What is expected ▸
Output the listing exactly, leaving out no line.

Dataset entries ▸
↓

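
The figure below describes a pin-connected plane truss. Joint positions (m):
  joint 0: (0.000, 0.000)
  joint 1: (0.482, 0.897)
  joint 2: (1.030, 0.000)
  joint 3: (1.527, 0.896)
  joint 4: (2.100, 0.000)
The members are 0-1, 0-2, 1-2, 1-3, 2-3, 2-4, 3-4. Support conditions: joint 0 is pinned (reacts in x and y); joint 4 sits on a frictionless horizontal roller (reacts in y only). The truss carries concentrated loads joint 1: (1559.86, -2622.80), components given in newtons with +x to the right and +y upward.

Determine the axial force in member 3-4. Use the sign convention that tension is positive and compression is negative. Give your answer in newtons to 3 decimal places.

N=5 nodes, M=7 members, R=3 reactions → 2N=10, M+R=10
member 0 (0-1): L=1.0183, (cx,cy)=(0.4733,0.8809)
member 1 (0-2): L=1.0300, (cx,cy)=(1.0000,0.0000)
member 2 (1-2): L=1.0511, (cx,cy)=(0.5213,-0.8534)
member 3 (1-3): L=1.0450, (cx,cy)=(1.0000,-0.0010)
member 4 (2-3): L=1.0246, (cx,cy)=(0.4851,0.8745)
member 5 (2-4): L=1.0700, (cx,cy)=(1.0000,0.0000)
member 6 (3-4): L=1.0636, (cx,cy)=(0.5388,-0.8425)
solve A·x = −loads:
  F[0-1] = -1537.6905 N (compression)
  F[0-2] = +2287.7079 N (tension)
  F[1-2] = -1484.5327 N (compression)
  F[1-3] = -1513.7704 N (compression)
  F[2-3] = +1448.6672 N (tension)
  F[2-4] = +811.0752 N (tension)
  F[3-4] = -1505.4475 N (compression)
  Rx@0 = -1559.8600 N
  Ry@0 = +1354.5219 N
  Ry@4 = +1268.2781 N

-1505.448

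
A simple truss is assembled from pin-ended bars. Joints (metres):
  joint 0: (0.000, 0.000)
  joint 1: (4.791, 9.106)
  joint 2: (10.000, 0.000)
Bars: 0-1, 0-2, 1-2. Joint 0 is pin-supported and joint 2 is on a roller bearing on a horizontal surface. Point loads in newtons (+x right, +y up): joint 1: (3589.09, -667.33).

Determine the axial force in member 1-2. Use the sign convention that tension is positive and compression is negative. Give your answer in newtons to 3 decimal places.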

↑

Answer for this exercise ▸
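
The figure below describes a pin-connected plane truss. Joint positions (m):
  joint 0: (0.000, 0.000)
  joint 1: (0.482, 0.897)
  joint 2: (1.030, 0.000)
  joint 3: (1.527, 0.896)
  joint 4: (2.100, 0.000)
The members are 0-1, 0-2, 1-2, 1-3, 2-3, 2-4, 3-4. Support conditions: joint 0 is pinned (reacts in x and y); joint 4 sits on a frictionless horizontal roller (reacts in y only). The truss carries concentrated loads joint 1: (1559.86, -2622.80), components given in newtons with +x to the right and +y upward.

Determine the axial force in member 3-4. Use the sign convention that tension is positive and compression is negative. Give your answer in newtons to 3 decimal places.

N=5 nodes, M=7 members, R=3 reactions → 2N=10, M+R=10
member 0 (0-1): L=1.0183, (cx,cy)=(0.4733,0.8809)
member 1 (0-2): L=1.0300, (cx,cy)=(1.0000,0.0000)
member 2 (1-2): L=1.0511, (cx,cy)=(0.5213,-0.8534)
member 3 (1-3): L=1.0450, (cx,cy)=(1.0000,-0.0010)
member 4 (2-3): L=1.0246, (cx,cy)=(0.4851,0.8745)
member 5 (2-4): L=1.0700, (cx,cy)=(1.0000,0.0000)
member 6 (3-4): L=1.0636, (cx,cy)=(0.5388,-0.8425)
solve A·x = −loads:
  F[0-1] = -1537.6905 N (compression)
  F[0-2] = +2287.7079 N (tension)
  F[1-2] = -1484.5327 N (compression)
  F[1-3] = -1513.7704 N (compression)
  F[2-3] = +1448.6672 N (tension)
  F[2-4] = +811.0752 N (tension)
  F[3-4] = -1505.4475 N (compression)
  Rx@0 = -1559.8600 N
  Ry@0 = +1354.5219 N
  Ry@4 = +1268.2781 N

-1505.448

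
A simple truss is assembled from pin-ended bars. Joints (metres):
  joint 0: (0.000, 0.000)
  joint 1: (4.791, 9.106)
  joint 2: (10.000, 0.000)
Bars: 0-1, 0-2, 1-2. Joint 0 is pin-supported and joint 2 is on a roller bearing on a horizontal surface. Point loads in newtons (+x right, +y up): joint 1: (3589.09, -667.33).

Determine the axial force in member 1-2. Use the sign convention that tension is positive and compression is negative. Give your answer in newtons to 3 decimal places.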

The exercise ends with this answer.